▸ **Work task**: Every record that follows must be set down word for word.

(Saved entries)
= Beginning of Section =
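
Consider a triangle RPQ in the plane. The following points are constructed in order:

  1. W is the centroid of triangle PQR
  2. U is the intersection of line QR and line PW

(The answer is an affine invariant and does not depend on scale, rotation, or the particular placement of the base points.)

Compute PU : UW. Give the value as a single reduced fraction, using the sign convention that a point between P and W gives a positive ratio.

PU:UW = -3

Choose coordinates R = (0, 0), P = (1, 0), Q = (0, 1).
1. W is the centroid of triangle PQR ⇒ W = (1/3, 1/3)
2. U is the intersection of line QR and line PW ⇒ U = (0, 1/2)
U = P + t·(W−P) with t = 3/2, so PU:UW = t:(1−t) = 3/2:-1/2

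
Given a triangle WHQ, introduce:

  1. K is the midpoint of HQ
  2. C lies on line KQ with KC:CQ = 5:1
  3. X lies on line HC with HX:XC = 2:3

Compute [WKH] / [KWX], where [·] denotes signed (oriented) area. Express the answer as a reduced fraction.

[WKH]:[KWX] = -15/4

Assign W = (0, 0), H = (1, 0), Q = (0, 1) — the answer is frame-independent, so this choice is without loss of generality.
1. K is the midpoint of HQ ⇒ K = (1/2, 1/2)
2. C lies on line KQ with KC:CQ = 5:1 ⇒ C = (1/12, 11/12)
3. X lies on line HC with HX:XC = 2:3 ⇒ X = (19/30, 11/30)
2·[WKH] = -1/2, 2·[KWX] = 2/15
[WKH]:[KWX] = -1/2:2/15 = -15/4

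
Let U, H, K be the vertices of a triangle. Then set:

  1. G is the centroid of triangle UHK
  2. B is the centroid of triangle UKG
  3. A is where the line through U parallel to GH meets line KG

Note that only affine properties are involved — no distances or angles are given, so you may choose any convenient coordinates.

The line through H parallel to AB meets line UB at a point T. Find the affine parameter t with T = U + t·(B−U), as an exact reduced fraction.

Choose coordinates U = (0, 0), H = (1, 0), K = (0, 1).
1. G is the centroid of triangle UHK ⇒ G = (1/3, 1/3)
2. B is the centroid of triangle UKG ⇒ B = (1/9, 4/9)
3. A is where the line through U parallel to GH meets line KG ⇒ A = (2/3, -1/3)
through H parallel to AB: direction (-5/9, 7/9); meets UB at T = (7/27, 28/27)
T = U + t·(B−U) with t = 7/3

t = 7/3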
= End of Section =
▸ **Result of this exercise**:
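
Consider a triangle RPQ in the plane. The following points are constructed in order:

  1. W is the centroid of triangle PQR
  2. U is the intersection of line QR and line PW

(The answer is an affine invariant and does not depend on scale, rotation, or the particular placement of the base points.)

Compute PU : UW. Give the value as a single reduced fraction, using the sign convention that a point between P and W gives a positive ratio.

PU:UW = -3

Choose coordinates R = (0, 0), P = (1, 0), Q = (0, 1).
1. W is the centroid of triangle PQR ⇒ W = (1/3, 1/3)
2. U is the intersection of line QR and line PW ⇒ U = (0, 1/2)
U = P + t·(W−P) with t = 3/2, so PU:UW = t:(1−t) = 3/2:-1/2

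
Given a triangle WHQ, introduce:

  1. K is the midpoint of HQ
  2. C lies on line KQ with KC:CQ = 5:1
  3. X lies on line HC with HX:XC = 2:3

Compute [WKH] / [KWX], where [·] denotes signed (oriented) area. Express the answer as a reduced fraction.

[WKH]:[KWX] = -15/4

Assign W = (0, 0), H = (1, 0), Q = (0, 1) — the answer is frame-independent, so this choice is without loss of generality.
1. K is the midpoint of HQ ⇒ K = (1/2, 1/2)
2. C lies on line KQ with KC:CQ = 5:1 ⇒ C = (1/12, 11/12)
3. X lies on line HC with HX:XC = 2:3 ⇒ X = (19/30, 11/30)
2·[WKH] = -1/2, 2·[KWX] = 2/15
[WKH]:[KWX] = -1/2:2/15 = -15/4

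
Let U, H, K be the vertices of a triangle. Then set:

  1. G is the centroid of triangle UHK
  2. B is the centroid of triangle UKG
  3. A is where the line through U parallel to GH meets line KG

Note that only affine properties are involved — no distances or angles are given, so you may choose any convenient coordinates.

The line through H parallel to AB meets line UB at a point T. Find the affine parameter t with T = U + t·(B−U), as an exact reduced fraction.

Choose coordinates U = (0, 0), H = (1, 0), K = (0, 1).
1. G is the centroid of triangle UHK ⇒ G = (1/3, 1/3)
2. B is the centroid of triangle UKG ⇒ B = (1/9, 4/9)
3. A is where the line through U parallel to GH meets line KG ⇒ A = (2/3, -1/3)
through H parallel to AB: direction (-5/9, 7/9); meets UB at T = (7/27, 28/27)
T = U + t·(B−U) with t = 7/3

t = 7/3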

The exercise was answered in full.